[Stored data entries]
=== Section Start ===

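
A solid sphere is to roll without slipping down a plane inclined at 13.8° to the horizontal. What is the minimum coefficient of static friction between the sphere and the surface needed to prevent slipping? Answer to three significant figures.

μ_min ≈ 0.0702

For this body I = (2/5)MR², i.e. k = I/(MR²) = 0.4.
Along the incline Mg sinθ − f = Ma, and torque about the center fR = Iα = kMR²(a/R) gives f = kMa.
These give a = g sinθ/(1+k) and the required friction f = kMg sinθ/(1+k).
With N = Mg cosθ, the no-slip condition f ≤ μN gives μ_min = f/N = k tanθ/(1+k).
μ_min = 0.4 × tan13.8° / 1.4 ≈ 0.0702.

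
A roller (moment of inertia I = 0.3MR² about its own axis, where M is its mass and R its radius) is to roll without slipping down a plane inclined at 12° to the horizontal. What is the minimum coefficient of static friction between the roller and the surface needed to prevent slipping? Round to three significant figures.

The moment of inertia is 0.3MR², giving k ≡ I/(MR²) = 0.3.
Newton's second law down the slope: Mg sinθ − f = Ma. The torque equation fR = Iα (with α = a/R) gives f = kMa.
These give a = g sinθ/(1+k) and the required friction f = kMg sinθ/(1+k).
With N = Mg cosθ, the no-slip condition f ≤ μN gives μ_min = f/N = k tanθ/(1+k).
μ_min = 0.3 × tan12° / 1.3 ≈ 0.0491.

μ_min ≈ 0.0491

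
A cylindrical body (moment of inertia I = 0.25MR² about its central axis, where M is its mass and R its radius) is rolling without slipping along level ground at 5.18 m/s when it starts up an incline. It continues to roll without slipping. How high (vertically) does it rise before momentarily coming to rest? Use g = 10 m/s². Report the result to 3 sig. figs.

For this body I = 0.25MR², i.e. k = I/(MR²) = 0.25.
Since it rolls without slipping, ω = v/R and KE = ½Mv² + ½Iω² = ½(1+k)Mv² = (5/8)Mv².
At the top the kinetic energy is zero, so (5/8)Mv₀² = Mgh.
Thus h = (1+k)v₀²/(2g) = 1.25 × 5.18² / (2 × 10) ≈ 1.68 m.

h ≈ 1.68 m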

=== Section End ===

▶ WHAT IS BEING ASKED: Copy the whole of the data above exactly.

▶ SOLUTION TO THIS TASK:
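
A solid sphere is to roll without slipping down a plane inclined at 13.8° to the horizontal. What is the minimum coefficient of static friction between the sphere and the surface needed to prevent slipping? Answer to three significant figures.

μ_min ≈ 0.0702

For this body I = (2/5)MR², i.e. k = I/(MR²) = 0.4.
Along the incline Mg sinθ − f = Ma, and torque about the center fR = Iα = kMR²(a/R) gives f = kMa.
These give a = g sinθ/(1+k) and the required friction f = kMg sinθ/(1+k).
With N = Mg cosθ, the no-slip condition f ≤ μN gives μ_min = f/N = k tanθ/(1+k).
μ_min = 0.4 × tan13.8° / 1.4 ≈ 0.0702.

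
A roller (moment of inertia I = 0.3MR² about its own axis, where M is its mass and R its radius) is to roll without slipping down a plane inclined at 12° to the horizontal. What is the minimum coefficient of static friction between the roller and the surface needed to prevent slipping? Round to three significant figures.

The moment of inertia is 0.3MR², giving k ≡ I/(MR²) = 0.3.
Newton's second law down the slope: Mg sinθ − f = Ma. The torque equation fR = Iα (with α = a/R) gives f = kMa.
These give a = g sinθ/(1+k) and the required friction f = kMg sinθ/(1+k).
With N = Mg cosθ, the no-slip condition f ≤ μN gives μ_min = f/N = k tanθ/(1+k).
μ_min = 0.3 × tan12° / 1.3 ≈ 0.0491.

μ_min ≈ 0.0491

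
A cylindrical body (moment of inertia I = 0.25MR² about its central axis, where M is its mass and R its radius) is rolling without slipping along level ground at 5.18 m/s when it starts up an incline. It continues to roll without slipping. How high (vertically) does it rise before momentarily coming to rest? Use g = 10 m/s². Report the result to 3 sig. figs.

For this body I = 0.25MR², i.e. k = I/(MR²) = 0.25.
Since it rolls without slipping, ω = v/R and KE = ½Mv² + ½Iω² = ½(1+k)Mv² = (5/8)Mv².
At the top the kinetic energy is zero, so (5/8)Mv₀² = Mgh.
Thus h = (1+k)v₀²/(2g) = 1.25 × 5.18² / (2 × 10) ≈ 1.68 m.

h ≈ 1.68 m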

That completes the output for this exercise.